WHAT IS NEEDED -
Repeat the material exactly, every line of it.

RECORDS FOR THIS EXERCISE -
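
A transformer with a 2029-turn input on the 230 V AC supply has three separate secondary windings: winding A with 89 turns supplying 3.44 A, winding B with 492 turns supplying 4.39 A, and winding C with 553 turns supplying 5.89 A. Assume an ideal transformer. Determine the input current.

V_A = 230 × 89/2029 = 10.089 V; V_B = 230 × 492/2029 = 55.771 V; V_C = 230 × 553/2029 = 62.686 V.
P_out = V_A I_A + V_B I_B + V_C I_C = 10.089×3.44 + 55.771×4.39 + 62.686×5.89 = 34.705 + 244.84 + 369.22 = 648.76 W.
Ideal ⇒ P_in = P_out, so I_in = P_out/V_in = 648.76/230 = 2.82 A.

I_in ≈ 2.82 A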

COMPLETED TASK -
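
A transformer with a 2029-turn input on the 230 V AC supply has three separate secondary windings: winding A with 89 turns supplying 3.44 A, winding B with 492 turns supplying 4.39 A, and winding C with 553 turns supplying 5.89 A. Assume an ideal transformer. Determine the input current.

V_A = 230 × 89/2029 = 10.089 V; V_B = 230 × 492/2029 = 55.771 V; V_C = 230 × 553/2029 = 62.686 V.
P_out = V_A I_A + V_B I_B + V_C I_C = 10.089×3.44 + 55.771×4.39 + 62.686×5.89 = 34.705 + 244.84 + 369.22 = 648.76 W.
Ideal ⇒ P_in = P_out, so I_in = P_out/V_in = 648.76/230 = 2.82 A.

I_in ≈ 2.82 A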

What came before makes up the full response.